Set down, please, exactly the lines below that run from the line with "b | scope=0 | value=70" to the line with "What is the value of 'b'?", both lines included.

## Working data
:::

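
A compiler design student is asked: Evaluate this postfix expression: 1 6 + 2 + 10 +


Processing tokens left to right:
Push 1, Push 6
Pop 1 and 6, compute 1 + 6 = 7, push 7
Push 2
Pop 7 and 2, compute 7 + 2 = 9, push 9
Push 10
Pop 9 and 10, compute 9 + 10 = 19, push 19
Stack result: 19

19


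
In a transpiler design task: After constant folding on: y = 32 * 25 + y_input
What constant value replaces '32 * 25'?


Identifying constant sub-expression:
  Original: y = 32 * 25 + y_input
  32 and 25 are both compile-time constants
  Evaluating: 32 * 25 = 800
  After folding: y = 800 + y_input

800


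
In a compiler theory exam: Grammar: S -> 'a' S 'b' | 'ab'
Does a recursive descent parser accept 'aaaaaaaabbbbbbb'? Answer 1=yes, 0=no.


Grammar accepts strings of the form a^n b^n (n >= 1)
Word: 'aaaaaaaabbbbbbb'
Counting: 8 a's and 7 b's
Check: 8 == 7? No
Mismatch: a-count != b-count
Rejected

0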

:::

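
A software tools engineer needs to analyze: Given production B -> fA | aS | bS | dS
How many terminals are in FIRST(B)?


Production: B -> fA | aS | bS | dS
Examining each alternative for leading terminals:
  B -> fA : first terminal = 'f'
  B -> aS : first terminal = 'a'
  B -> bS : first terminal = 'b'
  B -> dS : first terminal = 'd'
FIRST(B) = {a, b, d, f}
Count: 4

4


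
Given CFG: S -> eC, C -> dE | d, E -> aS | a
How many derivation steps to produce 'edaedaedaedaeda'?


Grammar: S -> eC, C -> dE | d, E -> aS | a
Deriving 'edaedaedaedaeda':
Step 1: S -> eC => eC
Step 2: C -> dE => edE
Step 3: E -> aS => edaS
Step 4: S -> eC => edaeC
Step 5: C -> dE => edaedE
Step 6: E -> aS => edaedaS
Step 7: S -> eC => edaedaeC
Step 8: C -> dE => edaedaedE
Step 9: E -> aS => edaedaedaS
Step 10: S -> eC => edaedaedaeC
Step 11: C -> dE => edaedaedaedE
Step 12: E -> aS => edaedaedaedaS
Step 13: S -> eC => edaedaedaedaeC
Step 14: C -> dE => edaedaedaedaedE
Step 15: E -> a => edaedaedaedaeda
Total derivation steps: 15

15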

:::

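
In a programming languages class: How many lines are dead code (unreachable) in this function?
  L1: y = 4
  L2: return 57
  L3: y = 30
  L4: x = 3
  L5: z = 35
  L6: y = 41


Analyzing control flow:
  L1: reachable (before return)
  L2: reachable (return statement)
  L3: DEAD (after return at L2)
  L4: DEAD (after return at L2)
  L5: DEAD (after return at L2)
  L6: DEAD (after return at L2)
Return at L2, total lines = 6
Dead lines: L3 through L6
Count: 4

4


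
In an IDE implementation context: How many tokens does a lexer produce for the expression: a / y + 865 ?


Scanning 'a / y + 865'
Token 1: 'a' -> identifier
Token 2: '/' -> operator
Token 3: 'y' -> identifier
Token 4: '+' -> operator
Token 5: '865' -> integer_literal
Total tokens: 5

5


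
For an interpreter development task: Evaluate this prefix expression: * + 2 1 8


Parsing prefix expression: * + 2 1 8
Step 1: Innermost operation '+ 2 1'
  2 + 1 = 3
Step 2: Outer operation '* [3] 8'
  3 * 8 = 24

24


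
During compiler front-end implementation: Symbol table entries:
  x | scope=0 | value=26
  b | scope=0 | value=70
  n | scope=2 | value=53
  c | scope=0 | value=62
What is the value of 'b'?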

:::

## Response below
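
  b | scope=0 | value=70
  n | scope=2 | value=53
  c | scope=0 | value=62
What is the value of 'b'?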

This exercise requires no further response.